Task description: Only one portion of the data is to be written out: from the line bearing "Piezometric levels were" through the line bearing "The data below". Write it exactly as it appears.

Data to examine:
○ ○ ○ ○ ○ ○ ○
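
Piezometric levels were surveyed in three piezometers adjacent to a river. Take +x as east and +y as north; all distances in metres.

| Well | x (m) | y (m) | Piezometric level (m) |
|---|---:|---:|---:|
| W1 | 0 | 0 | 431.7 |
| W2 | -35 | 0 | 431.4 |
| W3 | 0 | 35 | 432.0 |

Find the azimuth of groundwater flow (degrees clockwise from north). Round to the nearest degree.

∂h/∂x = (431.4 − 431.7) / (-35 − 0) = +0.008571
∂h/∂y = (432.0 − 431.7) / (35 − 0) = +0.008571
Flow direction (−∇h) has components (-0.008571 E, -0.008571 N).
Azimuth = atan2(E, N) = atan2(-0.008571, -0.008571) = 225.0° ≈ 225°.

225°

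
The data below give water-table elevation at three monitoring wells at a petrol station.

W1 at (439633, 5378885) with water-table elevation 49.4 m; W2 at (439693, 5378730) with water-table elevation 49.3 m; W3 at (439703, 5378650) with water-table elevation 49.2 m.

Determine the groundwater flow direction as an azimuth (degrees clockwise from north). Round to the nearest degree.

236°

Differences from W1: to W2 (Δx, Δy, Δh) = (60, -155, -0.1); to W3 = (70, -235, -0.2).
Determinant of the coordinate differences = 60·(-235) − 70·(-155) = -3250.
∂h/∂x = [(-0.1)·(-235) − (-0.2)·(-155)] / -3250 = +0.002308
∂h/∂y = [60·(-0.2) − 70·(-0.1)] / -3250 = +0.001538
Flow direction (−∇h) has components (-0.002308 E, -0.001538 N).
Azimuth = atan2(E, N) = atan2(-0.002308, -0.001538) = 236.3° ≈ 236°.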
○ ○ ○ ○ ○ ○ ○
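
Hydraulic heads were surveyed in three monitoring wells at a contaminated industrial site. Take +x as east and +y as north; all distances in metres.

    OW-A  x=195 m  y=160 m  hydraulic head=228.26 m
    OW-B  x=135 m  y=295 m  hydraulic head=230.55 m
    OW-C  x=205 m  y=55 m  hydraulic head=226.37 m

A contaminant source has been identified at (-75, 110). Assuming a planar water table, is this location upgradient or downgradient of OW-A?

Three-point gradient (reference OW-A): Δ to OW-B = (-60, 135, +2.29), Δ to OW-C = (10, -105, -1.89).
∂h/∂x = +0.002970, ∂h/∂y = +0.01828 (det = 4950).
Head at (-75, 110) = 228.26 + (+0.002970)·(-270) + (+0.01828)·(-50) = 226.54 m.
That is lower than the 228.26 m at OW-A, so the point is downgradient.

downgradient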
○ ○ ○ ○ ○ ○ ○
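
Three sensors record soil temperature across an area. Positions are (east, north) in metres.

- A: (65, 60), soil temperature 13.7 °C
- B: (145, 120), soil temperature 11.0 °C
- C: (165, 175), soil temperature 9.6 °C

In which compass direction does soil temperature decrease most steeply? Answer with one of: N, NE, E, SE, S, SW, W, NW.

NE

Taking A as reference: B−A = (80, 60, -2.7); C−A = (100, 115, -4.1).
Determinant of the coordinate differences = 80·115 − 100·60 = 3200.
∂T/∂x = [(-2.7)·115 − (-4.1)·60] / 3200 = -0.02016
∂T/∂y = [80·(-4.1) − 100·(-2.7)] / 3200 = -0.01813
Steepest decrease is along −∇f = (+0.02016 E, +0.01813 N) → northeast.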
○ ○ ○ ○ ○ ○ ○
Task solution:
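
Piezometric levels were surveyed in three piezometers adjacent to a river. Take +x as east and +y as north; all distances in metres.

| Well | x (m) | y (m) | Piezometric level (m) |
|---|---:|---:|---:|
| W1 | 0 | 0 | 431.7 |
| W2 | -35 | 0 | 431.4 |
| W3 | 0 | 35 | 432.0 |

Find the azimuth of groundwater flow (degrees clockwise from north). Round to the nearest degree.

∂h/∂x = (431.4 − 431.7) / (-35 − 0) = +0.008571
∂h/∂y = (432.0 − 431.7) / (35 − 0) = +0.008571
Flow direction (−∇h) has components (-0.008571 E, -0.008571 N).
Azimuth = atan2(E, N) = atan2(-0.008571, -0.008571) = 225.0° ≈ 225°.

225°

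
The data below give water-table elevation at three monitoring wells at a petrol station.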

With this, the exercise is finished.